> Collected data:
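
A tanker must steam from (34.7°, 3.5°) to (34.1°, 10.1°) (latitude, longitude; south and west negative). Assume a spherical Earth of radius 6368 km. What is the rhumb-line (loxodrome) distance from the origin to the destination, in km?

609 km

Δψ = ln[tan(π/4+φ₂/2)/tan(π/4+φ₁/2)] = -0.0127;  Δφ = -0.0105 rad,  Δλ = +0.1152 rad
q = Δφ/Δψ = 0.8251
d = R·√(Δφ² + q²Δλ²) = 6368·0.09562 = 609 km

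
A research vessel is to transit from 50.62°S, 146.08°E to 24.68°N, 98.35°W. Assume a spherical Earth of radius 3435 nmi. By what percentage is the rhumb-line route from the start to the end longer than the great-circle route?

Great circle: σ = 2.1792 rad → d_gc = Rσ = 7485.6 nmi
Rhumb: Δφ = +1.3142, Δλ = +2.0171, Δψ = +1.4723, q = Δφ/Δψ = 0.8926 → d_rh = R√(Δφ²+q²Δλ²) = 7656.9 nmi
Excess = (7656.9 − 7485.6) / 7485.6 = 171.3 / 7485.6 = 2.29% ≈ 2.3%

2.3%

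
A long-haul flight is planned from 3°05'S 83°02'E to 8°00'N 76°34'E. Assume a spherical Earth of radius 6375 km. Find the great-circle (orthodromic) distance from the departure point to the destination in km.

Haversine: a = sin²(Δφ/2)+cos φ₁ cos φ₂ sin²(Δλ/2) = 0.01247;  σ = 2·atan2(√a,√(1−a))
σ = 12.824° → d = Rσ = 6375·0.22382 = 1427 km

1427 km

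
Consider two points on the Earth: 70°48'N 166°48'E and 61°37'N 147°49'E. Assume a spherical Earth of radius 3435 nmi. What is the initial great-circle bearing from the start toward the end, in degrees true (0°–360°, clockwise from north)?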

> Problem to work on: Starting at the line that contains "A research vessel", reproduce each line through the end of the records exactly, both ends included.

> Response to the exercise:
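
A research vessel is to transit from 50.62°S, 146.08°E to 24.68°N, 98.35°W. Assume a spherical Earth of radius 3435 nmi. By what percentage is the rhumb-line route from the start to the end longer than the great-circle route?

Great circle: σ = 2.1792 rad → d_gc = Rσ = 7485.6 nmi
Rhumb: Δφ = +1.3142, Δλ = +2.0171, Δψ = +1.4723, q = Δφ/Δψ = 0.8926 → d_rh = R√(Δφ²+q²Δλ²) = 7656.9 nmi
Excess = (7656.9 − 7485.6) / 7485.6 = 171.3 / 7485.6 = 2.29% ≈ 2.3%

2.3%

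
A long-haul flight is planned from 3°05'S 83°02'E to 8°00'N 76°34'E. Assume a spherical Earth of radius 6375 km. Find the great-circle (orthodromic) distance from the departure point to the destination in km.

Haversine: a = sin²(Δφ/2)+cos φ₁ cos φ₂ sin²(Δλ/2) = 0.01247;  σ = 2·atan2(√a,√(1−a))
σ = 12.824° → d = Rσ = 6375·0.22382 = 1427 km

1427 km

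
Consider two points on the Earth: 70°48'N 166°48'E and 61°37'N 147°49'E. Assume a spherical Earth of radius 3435 nmi. What is the initial great-circle bearing from the start toward the end, in degrees true (0°–360°, clockwise from north)?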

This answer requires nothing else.